## To do:
Scan the entries that follow for the word "planar", then report every line in which it appears.

☆ ☆ ☆ ☆ ☆

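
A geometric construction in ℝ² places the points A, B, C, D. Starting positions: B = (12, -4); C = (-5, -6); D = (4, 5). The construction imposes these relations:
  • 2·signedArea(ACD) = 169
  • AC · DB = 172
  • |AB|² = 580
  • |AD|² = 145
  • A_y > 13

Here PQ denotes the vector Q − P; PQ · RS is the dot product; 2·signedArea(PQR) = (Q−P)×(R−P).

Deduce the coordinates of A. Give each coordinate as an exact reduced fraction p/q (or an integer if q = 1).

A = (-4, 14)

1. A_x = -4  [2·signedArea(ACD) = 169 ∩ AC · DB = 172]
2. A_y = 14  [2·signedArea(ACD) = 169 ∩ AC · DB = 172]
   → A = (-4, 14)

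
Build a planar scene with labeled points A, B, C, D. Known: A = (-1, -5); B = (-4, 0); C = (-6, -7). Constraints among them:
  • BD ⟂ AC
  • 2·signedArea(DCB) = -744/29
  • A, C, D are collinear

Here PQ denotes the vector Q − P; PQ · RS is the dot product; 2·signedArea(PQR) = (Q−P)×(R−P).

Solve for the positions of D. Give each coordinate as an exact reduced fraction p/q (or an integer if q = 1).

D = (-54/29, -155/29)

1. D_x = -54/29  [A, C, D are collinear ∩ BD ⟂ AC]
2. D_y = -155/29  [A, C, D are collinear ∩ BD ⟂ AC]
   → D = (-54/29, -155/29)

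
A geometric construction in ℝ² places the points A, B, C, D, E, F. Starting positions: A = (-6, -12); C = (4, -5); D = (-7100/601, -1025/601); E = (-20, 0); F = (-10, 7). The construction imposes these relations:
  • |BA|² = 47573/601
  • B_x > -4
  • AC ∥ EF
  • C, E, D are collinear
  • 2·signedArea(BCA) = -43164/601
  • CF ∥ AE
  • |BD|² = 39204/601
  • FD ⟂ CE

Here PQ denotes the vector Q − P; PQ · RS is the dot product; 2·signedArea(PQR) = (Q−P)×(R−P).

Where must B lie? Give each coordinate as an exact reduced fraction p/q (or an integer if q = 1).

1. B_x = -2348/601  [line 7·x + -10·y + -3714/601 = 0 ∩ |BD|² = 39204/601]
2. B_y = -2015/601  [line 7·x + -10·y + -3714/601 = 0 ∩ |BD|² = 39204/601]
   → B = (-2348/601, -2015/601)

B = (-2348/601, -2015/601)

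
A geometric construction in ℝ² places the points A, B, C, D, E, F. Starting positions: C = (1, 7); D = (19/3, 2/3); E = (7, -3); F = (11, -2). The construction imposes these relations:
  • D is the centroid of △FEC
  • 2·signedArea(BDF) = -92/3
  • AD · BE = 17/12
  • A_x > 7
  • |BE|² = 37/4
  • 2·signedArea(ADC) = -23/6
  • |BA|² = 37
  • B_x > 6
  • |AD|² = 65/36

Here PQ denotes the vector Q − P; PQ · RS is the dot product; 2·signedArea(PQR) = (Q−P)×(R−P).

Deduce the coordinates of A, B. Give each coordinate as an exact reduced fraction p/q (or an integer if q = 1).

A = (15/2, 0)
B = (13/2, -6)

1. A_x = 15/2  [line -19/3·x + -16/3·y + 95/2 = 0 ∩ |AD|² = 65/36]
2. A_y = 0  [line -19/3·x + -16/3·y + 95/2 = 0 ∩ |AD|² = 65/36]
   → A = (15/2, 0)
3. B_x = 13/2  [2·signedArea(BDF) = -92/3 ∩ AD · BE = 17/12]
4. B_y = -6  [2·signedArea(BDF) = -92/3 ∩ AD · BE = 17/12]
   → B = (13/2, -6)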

☆ ☆ ☆ ☆ ☆

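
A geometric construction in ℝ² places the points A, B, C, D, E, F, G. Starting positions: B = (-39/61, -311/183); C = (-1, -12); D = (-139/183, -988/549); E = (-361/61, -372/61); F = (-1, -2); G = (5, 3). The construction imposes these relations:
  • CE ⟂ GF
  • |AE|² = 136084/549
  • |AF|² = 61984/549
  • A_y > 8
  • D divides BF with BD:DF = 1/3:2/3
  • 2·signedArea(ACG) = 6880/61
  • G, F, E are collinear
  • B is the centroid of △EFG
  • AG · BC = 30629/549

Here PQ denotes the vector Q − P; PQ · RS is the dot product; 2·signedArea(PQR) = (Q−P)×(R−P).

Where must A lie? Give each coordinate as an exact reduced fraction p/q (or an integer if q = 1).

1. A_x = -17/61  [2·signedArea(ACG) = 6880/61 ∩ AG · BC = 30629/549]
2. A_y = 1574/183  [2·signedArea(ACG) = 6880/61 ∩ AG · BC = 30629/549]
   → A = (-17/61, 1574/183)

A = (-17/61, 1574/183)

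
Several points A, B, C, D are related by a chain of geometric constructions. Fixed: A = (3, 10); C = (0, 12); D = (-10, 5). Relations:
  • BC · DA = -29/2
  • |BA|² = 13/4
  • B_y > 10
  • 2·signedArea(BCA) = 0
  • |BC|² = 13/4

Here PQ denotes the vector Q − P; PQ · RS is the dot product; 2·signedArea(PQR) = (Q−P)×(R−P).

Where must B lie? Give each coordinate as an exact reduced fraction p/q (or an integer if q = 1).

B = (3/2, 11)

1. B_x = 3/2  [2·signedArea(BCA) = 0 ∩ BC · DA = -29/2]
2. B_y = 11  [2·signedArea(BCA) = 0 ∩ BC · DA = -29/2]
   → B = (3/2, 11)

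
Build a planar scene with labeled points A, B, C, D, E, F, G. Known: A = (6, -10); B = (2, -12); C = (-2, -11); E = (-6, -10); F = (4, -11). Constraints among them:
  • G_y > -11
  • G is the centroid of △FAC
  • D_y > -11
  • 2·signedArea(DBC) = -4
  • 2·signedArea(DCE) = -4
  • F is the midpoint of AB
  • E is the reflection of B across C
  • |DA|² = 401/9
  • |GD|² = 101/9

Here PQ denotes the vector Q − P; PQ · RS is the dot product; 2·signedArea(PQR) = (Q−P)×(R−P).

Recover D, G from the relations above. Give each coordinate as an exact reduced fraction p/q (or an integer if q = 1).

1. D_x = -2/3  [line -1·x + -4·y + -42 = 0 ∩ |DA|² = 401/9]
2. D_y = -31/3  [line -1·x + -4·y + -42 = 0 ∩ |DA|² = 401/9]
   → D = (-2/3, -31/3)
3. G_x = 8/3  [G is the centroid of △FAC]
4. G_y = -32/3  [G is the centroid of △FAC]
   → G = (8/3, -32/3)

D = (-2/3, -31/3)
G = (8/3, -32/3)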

☆ ☆ ☆ ☆ ☆

## Your solution:
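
Build a planar scene with labeled points A, B, C, D. Known: A = (-1, -5); B = (-4, 0); C = (-6, -7). Constraints among them:
Build a planar scene with labeled points A, B, C, D, E, F, G. Known: A = (6, -10); B = (2, -12); C = (-2, -11); E = (-6, -10); F = (4, -11). Constraints among them: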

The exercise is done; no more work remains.